Each line below from the one containing "Let B(t, m)" through the one containing "Answer: 1367431615027/11575980 ≈ 1.1813e+5" should be output exactly as it stands, and no other line should appear.
____
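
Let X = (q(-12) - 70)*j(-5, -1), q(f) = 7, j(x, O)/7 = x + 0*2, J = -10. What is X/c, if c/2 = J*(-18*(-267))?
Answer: -49/2136 ≈ -0.022940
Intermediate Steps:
j(x, O) = 7*x (j(x, O) = 7*(x + 0*2) = 7*(x + 0) = 7*x)
X = 2205 (X = (7 - 70)*(7*(-5)) = -63*(-35) = 2205)
c = -96120 (c = 2*(-(-180)*(-267)) = 2*(-10*4806) = 2*(-48060) = -96120)
X/c = 2205/(-96120) = 2205*(-1/96120) = -49/2136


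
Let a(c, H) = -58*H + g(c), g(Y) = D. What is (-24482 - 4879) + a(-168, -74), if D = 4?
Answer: -25065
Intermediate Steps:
g(Y) = 4
a(c, H) = 4 - 58*H (a(c, H) = -58*H + 4 = 4 - 58*H)
(-24482 - 4879) + a(-168, -74) = (-24482 - 4879) + (4 - 58*(-74)) = -29361 + (4 + 4292) = -29361 + 4296 = -25065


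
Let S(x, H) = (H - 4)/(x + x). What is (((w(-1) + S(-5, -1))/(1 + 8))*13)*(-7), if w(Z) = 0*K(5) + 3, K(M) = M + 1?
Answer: -637/18 ≈ -35.389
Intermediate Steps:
K(M) = 1 + M
S(x, H) = (-4 + H)/(2*x) (S(x, H) = (-4 + H)/((2*x)) = (-4 + H)*(1/(2*x)) = (-4 + H)/(2*x))
w(Z) = 3 (w(Z) = 0*(1 + 5) + 3 = 0*6 + 3 = 0 + 3 = 3)
(((w(-1) + S(-5, -1))/(1 + 8))*13)*(-7) = (((3 + (½)*(-4 - 1)/(-5))/(1 + 8))*13)*(-7) = (((3 + (½)*(-⅕)*(-5))/9)*13)*(-7) = (((3 + ½)*(⅑))*13)*(-7) = (((7/2)*(⅑))*13)*(-7) = ((7/18)*13)*(-7) = (91/18)*(-7) = -637/18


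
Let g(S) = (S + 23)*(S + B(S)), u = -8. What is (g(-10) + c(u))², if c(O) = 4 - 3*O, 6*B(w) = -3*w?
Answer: 1369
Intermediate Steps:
B(w) = -w/2 (B(w) = (-3*w)/6 = -w/2)
g(S) = S*(23 + S)/2 (g(S) = (S + 23)*(S - S/2) = (23 + S)*(S/2) = S*(23 + S)/2)
(g(-10) + c(u))² = ((½)*(-10)*(23 - 10) + (4 - 3*(-8)))² = ((½)*(-10)*13 + (4 + 24))² = (-65 + 28)² = (-37)² = 1369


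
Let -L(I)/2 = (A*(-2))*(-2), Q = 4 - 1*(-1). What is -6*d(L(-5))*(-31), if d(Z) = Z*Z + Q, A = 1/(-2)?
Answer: 3906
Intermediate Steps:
Q = 5 (Q = 4 + 1 = 5)
A = -½ ≈ -0.50000
L(I) = 4 (L(I) = -2*(-½*(-2))*(-2) = -2*(-2) = 4)
d(Z) = 5 + Z² (d(Z) = Z*Z + 5 = Z² + 5 = 5 + Z²)
-6*d(L(-5))*(-31) = -6*(5 + 4²)*(-31) = -6*(5 + 16)*(-31) = -6*21*(-31) = -126*(-31) = 3906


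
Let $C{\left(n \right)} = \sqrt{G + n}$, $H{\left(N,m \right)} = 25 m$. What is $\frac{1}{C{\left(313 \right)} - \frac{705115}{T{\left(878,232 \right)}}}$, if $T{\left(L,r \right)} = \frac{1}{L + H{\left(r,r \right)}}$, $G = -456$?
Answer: $- \frac{4708757970}{22172401620038521043} - \frac{i \sqrt{143}}{22172401620038521043} \approx -2.1237 \cdot 10^{-10} - 5.3933 \cdot 10^{-19} i$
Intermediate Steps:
$C{\left(n \right)} = \sqrt{-456 + n}$
$T{\left(L,r \right)} = \frac{1}{L + 25 r}$
$\frac{1}{C{\left(313 \right)} - \frac{705115}{T{\left(878,232 \right)}}} = \frac{1}{\sqrt{-456 + 313} - \frac{705115}{\frac{1}{878 + 25 \cdot 232}}} = \frac{1}{\sqrt{-143} - \frac{705115}{\frac{1}{878 + 5800}}} = \frac{1}{i \sqrt{143} - \frac{705115}{\frac{1}{6678}}} = \frac{1}{i \sqrt{143} - 705115 \frac{1}{\frac{1}{6678}}} = \frac{1}{i \sqrt{143} - 4708757970} = \frac{1}{-4708757970 + i \sqrt{143}}$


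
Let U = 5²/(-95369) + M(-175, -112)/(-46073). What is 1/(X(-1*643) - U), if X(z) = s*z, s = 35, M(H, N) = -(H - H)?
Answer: -95369/2146279320 ≈ -4.4435e-5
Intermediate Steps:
M(H, N) = 0 (M(H, N) = -1*0 = 0)
X(z) = 35*z
U = -25/95369 (U = 5²/(-95369) + 0/(-46073) = 25*(-1/95369) + 0*(-1/46073) = -25/95369 + 0 = -25/95369 ≈ -0.00026214)
1/(X(-1*643) - U) = 1/(35*(-1*643) - 1*(-25/95369)) = 1/(35*(-643) + 25/95369) = 1/(-22505 + 25/95369) = 1/(-2146279320/95369) = -95369/2146279320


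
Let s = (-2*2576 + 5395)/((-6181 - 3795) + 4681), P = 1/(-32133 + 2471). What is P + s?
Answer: -2404387/52353430 ≈ -0.045926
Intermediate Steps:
P = -1/29662 (P = 1/(-29662) = -1/29662 ≈ -3.3713e-5)
s = -81/1765 (s = (-5152 + 5395)/(-9976 + 4681) = 243/(-5295) = 243*(-1/5295) = -81/1765 ≈ -0.045892)
P + s = -1/29662 - 81/1765 = -2404387/52353430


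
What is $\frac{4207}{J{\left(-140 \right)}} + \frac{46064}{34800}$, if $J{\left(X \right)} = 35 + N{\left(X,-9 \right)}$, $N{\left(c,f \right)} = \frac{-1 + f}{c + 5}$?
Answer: $\frac{249782488}{2059725} \approx 121.27$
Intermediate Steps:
$N{\left(c,f \right)} = \frac{-1 + f}{5 + c}$
$J{\left(X \right)} = 35 - \frac{10}{5 + X}$ ($J{\left(X \right)} = 35 + \frac{-1 - 9}{5 + X} = 35 + \frac{1}{5 + X} \left(-10\right) = 35 - \frac{10}{5 + X}$)
$\frac{4207}{J{\left(-140 \right)}} + \frac{46064}{34800} = \frac{4207}{5 \frac{1}{5 - 140} \left(33 + 7 \left(-140\right)\right)} + \frac{46064}{34800} = \frac{4207}{5 \frac{1}{-135} \left(33 - 980\right)} + 46064 \cdot \frac{1}{34800} = \frac{4207}{5 \left(- \frac{1}{135}\right) \left(-947\right)} + \frac{2879}{2175} = \frac{4207}{\frac{947}{27}} + \frac{2879}{2175} = 4207 \cdot \frac{27}{947} + \frac{2879}{2175} = \frac{113589}{947} + \frac{2879}{2175} = \frac{249782488}{2059725}$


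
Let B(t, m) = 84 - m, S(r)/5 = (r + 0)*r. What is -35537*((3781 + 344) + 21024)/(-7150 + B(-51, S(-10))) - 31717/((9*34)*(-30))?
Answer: 1367431615027/11575980 ≈ 1.1813e+5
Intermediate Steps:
S(r) = 5*r² (S(r) = 5*((r + 0)*r) = 5*(r*r) = 5*r²)
-35537*((3781 + 344) + 21024)/(-7150 + B(-51, S(-10))) - 31717/((9*34)*(-30)) = -35537*((3781 + 344) + 21024)/(-7150 + (84 - 5*(-10)²)) - 31717/((9*34)*(-30)) = -35537*(4125 + 21024)/(-7150 + (84 - 5*100)) - 31717/(306*(-30)) = -35537*25149/(-7150 + (84 - 1*500)) - 31717/(-9180) = -35537*25149/(-7150 + (84 - 500)) - 31717*(-1/9180) = -35537*25149/(-7150 - 416) + 31717/9180 = -35537/((-7566*1/25149)) + 31717/9180 = -35537/(-2522/8383) + 31717/9180 = -35537*(-8383/2522) + 31717/9180 = 297906671/2522 + 31717/9180 = 1367431615027/11575980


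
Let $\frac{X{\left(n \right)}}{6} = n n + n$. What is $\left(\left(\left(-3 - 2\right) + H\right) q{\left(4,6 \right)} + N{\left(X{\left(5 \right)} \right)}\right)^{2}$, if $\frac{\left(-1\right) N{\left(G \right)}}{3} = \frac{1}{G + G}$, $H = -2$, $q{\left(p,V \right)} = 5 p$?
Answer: $\frac{282273601}{14400} \approx 19602.0$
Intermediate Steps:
$X{\left(n \right)} = 6 n + 6 n^{2}$ ($X{\left(n \right)} = 6 \left(n n + n\right) = 6 \left(n^{2} + n\right) = 6 \left(n + n^{2}\right) = 6 n + 6 n^{2}$)
$N{\left(G \right)} = - \frac{3}{2 G}$ ($N{\left(G \right)} = - \frac{3}{G + G} = - \frac{3}{2 G}$)
$\left(\left(\left(-3 - 2\right) + H\right) q{\left(4,6 \right)} + N{\left(X{\left(5 \right)} \right)}\right)^{2} = \left(\left(\left(-3 - 2\right) - 2\right) 5 \cdot 4 - \frac{3}{2 \cdot 6 \cdot 5 \left(1 + 5\right)}\right)^{2} = \left(\left(\left(-3 - 2\right) - 2\right) 20 - \frac{3}{2 \cdot 6 \cdot 5 \cdot 6}\right)^{2} = \left(\left(-5 - 2\right) 20 - \frac{3}{2 \cdot 180}\right)^{2} = \left(\left(-7\right) 20 - \frac{1}{120}\right)^{2} = \left(-140 - \frac{1}{120}\right)^{2} = \left(- \frac{16801}{120}\right)^{2} = \frac{282273601}{14400}$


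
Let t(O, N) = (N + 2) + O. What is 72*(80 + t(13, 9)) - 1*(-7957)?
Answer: 15445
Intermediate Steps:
t(O, N) = 2 + N + O (t(O, N) = (2 + N) + O = 2 + N + O)
72*(80 + t(13, 9)) - 1*(-7957) = 72*(80 + (2 + 9 + 13)) - 1*(-7957) = 72*(80 + 24) + 7957 = 72*104 + 7957 = 7488 + 7957 = 15445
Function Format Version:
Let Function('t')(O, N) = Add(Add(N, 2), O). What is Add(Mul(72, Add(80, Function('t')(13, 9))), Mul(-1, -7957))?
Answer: 15445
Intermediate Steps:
Function('t')(O, N) = Add(2, N, O) (Function('t')(O, N) = Add(Add(2, N), O) = Add(2, N, O))
Add(Mul(72, Add(80, Function('t')(13, 9))), Mul(-1, -7957)) = Add(Mul(72, Add(80, Add(2, 9, 13))), Mul(-1, -7957)) = Add(Mul(72, Add(80, 24)), 7957) = Add(Mul(72, 104), 7957) = Add(7488, 7957) = 15445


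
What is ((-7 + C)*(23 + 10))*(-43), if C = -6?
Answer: 18447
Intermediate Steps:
((-7 + C)*(23 + 10))*(-43) = ((-7 - 6)*(23 + 10))*(-43) = -13*33*(-43) = -429*(-43) = 18447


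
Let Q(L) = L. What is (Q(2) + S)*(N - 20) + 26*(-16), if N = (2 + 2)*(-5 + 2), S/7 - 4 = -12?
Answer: 1312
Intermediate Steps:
S = -56 (S = 28 + 7*(-12) = 28 - 84 = -56)
N = -12 (N = 4*(-3) = -12)
(Q(2) + S)*(N - 20) + 26*(-16) = (2 - 56)*(-12 - 20) + 26*(-16) = -54*(-32) - 416 = 1728 - 416 = 1312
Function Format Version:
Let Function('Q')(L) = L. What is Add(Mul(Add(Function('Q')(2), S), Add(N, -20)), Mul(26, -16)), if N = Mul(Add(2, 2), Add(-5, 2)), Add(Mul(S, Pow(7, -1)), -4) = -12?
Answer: 1312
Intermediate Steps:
S = -56 (S = Add(28, Mul(7, -12)) = Add(28, -84) = -56)
N = -12 (N = Mul(4, -3) = -12)
Add(Mul(Add(Function('Q')(2), S), Add(N, -20)), Mul(26, -16)) = Add(Mul(Add(2, -56), Add(-12, -20)), Mul(26, -16)) = Add(Mul(-54, -32), -416) = Add(1728, -416) = 1312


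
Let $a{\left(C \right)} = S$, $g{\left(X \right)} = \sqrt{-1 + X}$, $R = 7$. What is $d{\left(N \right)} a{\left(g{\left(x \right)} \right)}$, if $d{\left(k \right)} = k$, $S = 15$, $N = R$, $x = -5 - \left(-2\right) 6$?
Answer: $105$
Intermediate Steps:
$x = 7$ ($x = -5 - -12 = -5 + 12 = 7$)
$N = 7$
$a{\left(C \right)} = 15$
$d{\left(N \right)} a{\left(g{\left(x \right)} \right)} = 7 \cdot 15 = 105$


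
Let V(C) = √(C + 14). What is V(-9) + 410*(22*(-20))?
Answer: -180400 + √5 ≈ -1.8040e+5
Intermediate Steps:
V(C) = √(14 + C)
V(-9) + 410*(22*(-20)) = √(14 - 9) + 410*(22*(-20)) = √5 + 410*(-440) = √5 - 180400 = -180400 + √5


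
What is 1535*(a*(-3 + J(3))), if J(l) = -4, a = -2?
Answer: 21490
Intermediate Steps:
1535*(a*(-3 + J(3))) = 1535*(-2*(-3 - 4)) = 1535*(-2*(-7)) = 1535*14 = 21490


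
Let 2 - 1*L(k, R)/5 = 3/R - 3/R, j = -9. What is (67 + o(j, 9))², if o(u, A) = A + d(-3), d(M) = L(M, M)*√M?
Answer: 5476 + 1520*I*√3 ≈ 5476.0 + 2632.7*I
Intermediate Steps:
L(k, R) = 10 (L(k, R) = 10 - 5*(3/R - 3/R) = 10 - 5*0 = 10 + 0 = 10)
d(M) = 10*√M
o(u, A) = A + 10*I*√3 (o(u, A) = A + 10*√(-3) = A + 10*(I*√3) = A + 10*I*√3)
(67 + o(j, 9))² = (67 + (9 + 10*I*√3))² = (76 + 10*I*√3)²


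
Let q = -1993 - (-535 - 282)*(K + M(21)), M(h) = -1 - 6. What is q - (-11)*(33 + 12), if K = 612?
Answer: 492787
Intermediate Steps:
M(h) = -7
q = 492292 (q = -1993 - (-535 - 282)*(612 - 7) = -1993 - (-817)*605 = -1993 - 1*(-494285) = -1993 + 494285 = 492292)
q - (-11)*(33 + 12) = 492292 - (-11)*(33 + 12) = 492292 - (-11)*45 = 492292 - 1*(-495) = 492292 + 495 = 492787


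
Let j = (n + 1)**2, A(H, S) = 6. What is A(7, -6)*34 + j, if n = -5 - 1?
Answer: 229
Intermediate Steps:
n = -6
j = 25 (j = (-6 + 1)**2 = (-5)**2 = 25)
A(7, -6)*34 + j = 6*34 + 25 = 204 + 25 = 229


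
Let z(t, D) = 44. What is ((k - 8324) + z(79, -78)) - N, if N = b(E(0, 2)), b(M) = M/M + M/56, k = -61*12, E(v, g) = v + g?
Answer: -252365/28 ≈ -9013.0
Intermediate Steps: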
____
▸ **Output**
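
Let B(t, m) = 84 - m, S(r)/5 = (r + 0)*r. What is -35537*((3781 + 344) + 21024)/(-7150 + B(-51, S(-10))) - 31717/((9*34)*(-30))?
Answer: 1367431615027/11575980 ≈ 1.1813e+5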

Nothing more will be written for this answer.